[RECORDED INFORMATION — start]

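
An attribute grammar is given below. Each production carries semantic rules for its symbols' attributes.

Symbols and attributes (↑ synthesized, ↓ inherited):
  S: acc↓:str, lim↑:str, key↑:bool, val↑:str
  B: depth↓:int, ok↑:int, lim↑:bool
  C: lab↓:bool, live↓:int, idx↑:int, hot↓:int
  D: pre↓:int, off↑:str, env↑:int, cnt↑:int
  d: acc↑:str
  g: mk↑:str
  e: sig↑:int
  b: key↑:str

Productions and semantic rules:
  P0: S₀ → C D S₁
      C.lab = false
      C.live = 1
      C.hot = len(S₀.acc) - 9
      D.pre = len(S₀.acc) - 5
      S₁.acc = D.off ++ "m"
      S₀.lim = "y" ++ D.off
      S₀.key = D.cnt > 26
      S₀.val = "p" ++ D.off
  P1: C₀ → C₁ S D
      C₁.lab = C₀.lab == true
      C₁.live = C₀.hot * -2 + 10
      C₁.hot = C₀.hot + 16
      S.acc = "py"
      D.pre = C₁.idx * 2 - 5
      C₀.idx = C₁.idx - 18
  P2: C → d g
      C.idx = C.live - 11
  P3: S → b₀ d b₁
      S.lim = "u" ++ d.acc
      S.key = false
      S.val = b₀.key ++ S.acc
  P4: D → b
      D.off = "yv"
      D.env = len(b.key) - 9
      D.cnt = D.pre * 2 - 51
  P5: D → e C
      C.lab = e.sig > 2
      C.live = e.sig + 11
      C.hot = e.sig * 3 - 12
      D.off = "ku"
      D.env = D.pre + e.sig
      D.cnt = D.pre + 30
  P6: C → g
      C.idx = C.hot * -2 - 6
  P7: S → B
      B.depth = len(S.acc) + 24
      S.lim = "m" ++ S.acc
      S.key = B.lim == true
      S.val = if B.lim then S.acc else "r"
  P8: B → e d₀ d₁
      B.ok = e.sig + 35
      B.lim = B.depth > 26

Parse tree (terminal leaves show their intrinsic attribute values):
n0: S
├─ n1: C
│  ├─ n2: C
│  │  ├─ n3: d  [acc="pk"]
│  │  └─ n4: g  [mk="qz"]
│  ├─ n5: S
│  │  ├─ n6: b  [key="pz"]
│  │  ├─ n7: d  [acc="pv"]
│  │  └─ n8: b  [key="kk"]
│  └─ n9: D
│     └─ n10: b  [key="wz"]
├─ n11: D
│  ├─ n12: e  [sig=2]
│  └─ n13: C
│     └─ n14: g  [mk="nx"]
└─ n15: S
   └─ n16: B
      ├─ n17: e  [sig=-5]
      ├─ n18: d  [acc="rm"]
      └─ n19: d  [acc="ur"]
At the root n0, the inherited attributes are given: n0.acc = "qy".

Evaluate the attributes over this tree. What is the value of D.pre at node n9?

21

1. n0.acc = "qy"  [given at root]
2. n1.lab = false  [false]
3. n1.live = 1  [1]
4. n1.hot = -7  [len(S₀.acc) - 9]
5. n2.lab = false  [C₀.lab == true]
6. n2.live = 24  [C₀.hot * -2 + 10]
7. n2.hot = 9  [C₀.hot + 16]
8. n3.acc = "pk"  [terminal]
9. n4.mk = "qz"  [terminal]
10. n2.idx = 13  [C.live - 11]
11. n5.acc = "py"  ["py"]
12. n6.key = "pz"  [terminal]
13. n7.acc = "pv"  [terminal]
14. n8.key = "kk"  [terminal]
15. n5.lim = "upv"  ["u" ++ d.acc]
16. n5.key = false  [false]
17. n5.val = "pzpy"  [b₀.key ++ S.acc]
18. n9.pre = 21  [C₁.idx * 2 - 5]
19. n10.key = "wz"  [terminal]
20. n9.off = "yv"  ["yv"]
21. n9.env = -7  [len(b.key) - 9]
22. n9.cnt = -9  [D.pre * 2 - 51]
23. n1.idx = -5  [C₁.idx - 18]
24. n11.pre = -3  [len(S₀.acc) - 5]
25. n12.sig = 2  [terminal]
26. n13.lab = false  [e.sig > 2]
27. n13.live = 13  [e.sig + 11]
28. n13.hot = -6  [e.sig * 3 - 12]
29. n14.mk = "nx"  [terminal]
30. n13.idx = 6  [C.hot * -2 - 6]
31. n11.off = "ku"  ["ku"]
32. n11.env = -1  [D.pre + e.sig]
33. n11.cnt = 27  [D.pre + 30]
34. n15.acc = "kum"  [D.off ++ "m"]
35. n16.depth = 27  [len(S.acc) + 24]
36. n17.sig = -5  [terminal]
37. n18.acc = "rm"  [terminal]
38. n19.acc = "ur"  [terminal]
39. n16.ok = 30  [e.sig + 35]
40. n16.lim = true  [B.depth > 26]
41. n15.lim = "mkum"  ["m" ++ S.acc]
42. n15.key = true  [B.lim == true]
43. n15.val = "kum"  [if B.lim then S.acc else "r"]
44. n0.lim = "yku"  ["y" ++ D.off]
45. n0.key = true  [D.cnt > 26]
46. n0.val = "pku"  ["p" ++ D.off]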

[RECORDED INFORMATION — finish]

### TASK
For every line in the records above that holds "bool", add one, and report the sum alone.

### REPLY
3